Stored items
——

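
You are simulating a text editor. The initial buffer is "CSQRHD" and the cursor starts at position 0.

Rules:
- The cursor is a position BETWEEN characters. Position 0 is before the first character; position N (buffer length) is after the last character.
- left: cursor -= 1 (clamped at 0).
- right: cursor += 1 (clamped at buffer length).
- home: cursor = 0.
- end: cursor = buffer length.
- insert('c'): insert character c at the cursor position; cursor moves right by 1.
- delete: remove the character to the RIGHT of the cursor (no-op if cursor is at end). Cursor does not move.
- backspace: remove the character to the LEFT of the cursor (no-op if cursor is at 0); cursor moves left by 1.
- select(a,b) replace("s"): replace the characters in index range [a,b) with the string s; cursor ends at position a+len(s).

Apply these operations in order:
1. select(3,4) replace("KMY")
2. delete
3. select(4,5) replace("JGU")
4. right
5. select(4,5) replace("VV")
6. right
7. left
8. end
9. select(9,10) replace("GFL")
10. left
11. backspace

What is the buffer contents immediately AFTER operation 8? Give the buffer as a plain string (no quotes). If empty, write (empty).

After op 1 (select(3,4) replace("KMY")): buf='CSQKMYHD' cursor=6
After op 2 (delete): buf='CSQKMYD' cursor=6
After op 3 (select(4,5) replace("JGU")): buf='CSQKJGUYD' cursor=7
After op 4 (right): buf='CSQKJGUYD' cursor=8
After op 5 (select(4,5) replace("VV")): buf='CSQKVVGUYD' cursor=6
After op 6 (right): buf='CSQKVVGUYD' cursor=7
After op 7 (left): buf='CSQKVVGUYD' cursor=6
After op 8 (end): buf='CSQKVVGUYD' cursor=10

Answer: CSQKVVGUYD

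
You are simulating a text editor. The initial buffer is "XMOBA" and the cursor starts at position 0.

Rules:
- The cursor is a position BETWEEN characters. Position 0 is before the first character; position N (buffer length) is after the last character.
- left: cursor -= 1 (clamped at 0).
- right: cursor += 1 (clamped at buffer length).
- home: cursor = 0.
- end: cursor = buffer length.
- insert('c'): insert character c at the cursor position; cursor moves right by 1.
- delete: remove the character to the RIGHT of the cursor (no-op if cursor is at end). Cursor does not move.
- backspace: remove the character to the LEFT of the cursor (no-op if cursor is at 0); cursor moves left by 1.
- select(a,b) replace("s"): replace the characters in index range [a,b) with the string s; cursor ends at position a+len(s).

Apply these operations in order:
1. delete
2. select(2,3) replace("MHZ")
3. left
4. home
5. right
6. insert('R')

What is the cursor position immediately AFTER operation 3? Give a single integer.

Answer: 4

Derivation:
After op 1 (delete): buf='MOBA' cursor=0
After op 2 (select(2,3) replace("MHZ")): buf='MOMHZA' cursor=5
After op 3 (left): buf='MOMHZA' cursor=4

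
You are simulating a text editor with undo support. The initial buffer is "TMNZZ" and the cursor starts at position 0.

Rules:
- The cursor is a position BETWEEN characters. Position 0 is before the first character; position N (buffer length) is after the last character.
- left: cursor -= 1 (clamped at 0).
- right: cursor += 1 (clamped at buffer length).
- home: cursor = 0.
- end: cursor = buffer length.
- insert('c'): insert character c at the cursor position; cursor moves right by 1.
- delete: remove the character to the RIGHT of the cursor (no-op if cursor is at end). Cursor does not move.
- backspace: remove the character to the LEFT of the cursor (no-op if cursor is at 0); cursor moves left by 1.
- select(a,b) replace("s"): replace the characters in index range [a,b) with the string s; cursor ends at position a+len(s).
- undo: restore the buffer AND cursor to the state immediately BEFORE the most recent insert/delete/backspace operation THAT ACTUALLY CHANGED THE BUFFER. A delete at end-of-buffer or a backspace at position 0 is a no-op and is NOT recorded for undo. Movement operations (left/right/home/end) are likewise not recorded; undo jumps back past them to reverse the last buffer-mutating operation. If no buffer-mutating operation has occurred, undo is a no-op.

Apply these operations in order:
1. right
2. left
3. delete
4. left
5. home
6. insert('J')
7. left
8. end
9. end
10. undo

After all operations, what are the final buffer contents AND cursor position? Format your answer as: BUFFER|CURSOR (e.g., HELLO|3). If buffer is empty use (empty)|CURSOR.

Answer: MNZZ|0

Derivation:
After op 1 (right): buf='TMNZZ' cursor=1
After op 2 (left): buf='TMNZZ' cursor=0
After op 3 (delete): buf='MNZZ' cursor=0
After op 4 (left): buf='MNZZ' cursor=0
After op 5 (home): buf='MNZZ' cursor=0
After op 6 (insert('J')): buf='JMNZZ' cursor=1
After op 7 (left): buf='JMNZZ' cursor=0
After op 8 (end): buf='JMNZZ' cursor=5
After op 9 (end): buf='JMNZZ' cursor=5
After op 10 (undo): buf='MNZZ' cursor=0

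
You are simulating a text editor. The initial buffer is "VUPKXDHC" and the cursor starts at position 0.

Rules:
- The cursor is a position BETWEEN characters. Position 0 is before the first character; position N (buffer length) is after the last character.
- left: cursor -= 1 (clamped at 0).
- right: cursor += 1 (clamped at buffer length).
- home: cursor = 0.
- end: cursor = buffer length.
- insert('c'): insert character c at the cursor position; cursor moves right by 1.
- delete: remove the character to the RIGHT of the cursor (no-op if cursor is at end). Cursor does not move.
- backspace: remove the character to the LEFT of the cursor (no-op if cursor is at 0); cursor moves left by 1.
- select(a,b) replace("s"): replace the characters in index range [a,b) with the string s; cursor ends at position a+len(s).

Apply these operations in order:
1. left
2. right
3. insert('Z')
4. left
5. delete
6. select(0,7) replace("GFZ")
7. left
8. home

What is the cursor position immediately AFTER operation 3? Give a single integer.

Answer: 2

Derivation:
After op 1 (left): buf='VUPKXDHC' cursor=0
After op 2 (right): buf='VUPKXDHC' cursor=1
After op 3 (insert('Z')): buf='VZUPKXDHC' cursor=2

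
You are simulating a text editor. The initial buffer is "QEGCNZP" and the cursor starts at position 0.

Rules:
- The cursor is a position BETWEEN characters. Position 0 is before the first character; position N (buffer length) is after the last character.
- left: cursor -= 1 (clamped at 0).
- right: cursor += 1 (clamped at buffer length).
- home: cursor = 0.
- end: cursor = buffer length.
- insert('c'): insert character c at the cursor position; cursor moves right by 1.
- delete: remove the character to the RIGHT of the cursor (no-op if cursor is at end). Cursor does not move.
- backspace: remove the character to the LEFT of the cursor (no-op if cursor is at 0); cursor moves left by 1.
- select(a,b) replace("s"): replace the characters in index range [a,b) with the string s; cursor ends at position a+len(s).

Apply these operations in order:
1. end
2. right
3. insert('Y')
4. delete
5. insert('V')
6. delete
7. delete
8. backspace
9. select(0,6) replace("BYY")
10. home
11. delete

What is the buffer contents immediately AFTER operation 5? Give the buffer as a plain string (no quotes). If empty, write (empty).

After op 1 (end): buf='QEGCNZP' cursor=7
After op 2 (right): buf='QEGCNZP' cursor=7
After op 3 (insert('Y')): buf='QEGCNZPY' cursor=8
After op 4 (delete): buf='QEGCNZPY' cursor=8
After op 5 (insert('V')): buf='QEGCNZPYV' cursor=9

Answer: QEGCNZPYV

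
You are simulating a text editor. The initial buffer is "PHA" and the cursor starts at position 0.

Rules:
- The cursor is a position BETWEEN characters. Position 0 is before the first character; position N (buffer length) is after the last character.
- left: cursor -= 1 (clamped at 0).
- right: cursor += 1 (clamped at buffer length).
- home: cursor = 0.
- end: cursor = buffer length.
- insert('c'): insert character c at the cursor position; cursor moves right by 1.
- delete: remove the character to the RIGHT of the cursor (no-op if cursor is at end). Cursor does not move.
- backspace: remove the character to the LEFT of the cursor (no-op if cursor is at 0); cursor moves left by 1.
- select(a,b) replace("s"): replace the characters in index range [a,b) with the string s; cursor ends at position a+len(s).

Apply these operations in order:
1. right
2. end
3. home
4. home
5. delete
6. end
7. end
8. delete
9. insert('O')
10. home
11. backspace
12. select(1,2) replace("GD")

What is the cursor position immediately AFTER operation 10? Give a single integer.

Answer: 0

Derivation:
After op 1 (right): buf='PHA' cursor=1
After op 2 (end): buf='PHA' cursor=3
After op 3 (home): buf='PHA' cursor=0
After op 4 (home): buf='PHA' cursor=0
After op 5 (delete): buf='HA' cursor=0
After op 6 (end): buf='HA' cursor=2
After op 7 (end): buf='HA' cursor=2
After op 8 (delete): buf='HA' cursor=2
After op 9 (insert('O')): buf='HAO' cursor=3
After op 10 (home): buf='HAO' cursor=0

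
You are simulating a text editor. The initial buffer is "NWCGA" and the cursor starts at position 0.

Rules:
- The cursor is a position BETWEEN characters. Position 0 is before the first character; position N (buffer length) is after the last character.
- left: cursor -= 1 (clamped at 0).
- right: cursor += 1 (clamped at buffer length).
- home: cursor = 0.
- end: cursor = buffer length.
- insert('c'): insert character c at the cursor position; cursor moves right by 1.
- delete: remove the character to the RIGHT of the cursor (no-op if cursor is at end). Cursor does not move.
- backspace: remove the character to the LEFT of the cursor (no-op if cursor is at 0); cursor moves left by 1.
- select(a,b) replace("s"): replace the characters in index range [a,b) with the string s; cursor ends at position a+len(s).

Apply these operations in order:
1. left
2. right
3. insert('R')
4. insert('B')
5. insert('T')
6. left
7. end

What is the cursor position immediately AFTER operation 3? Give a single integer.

After op 1 (left): buf='NWCGA' cursor=0
After op 2 (right): buf='NWCGA' cursor=1
After op 3 (insert('R')): buf='NRWCGA' cursor=2

Answer: 2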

——

Determine the number of lines in the data that contain "editor" as a word or string, and state only that number.

Solution for this exercise ▸
7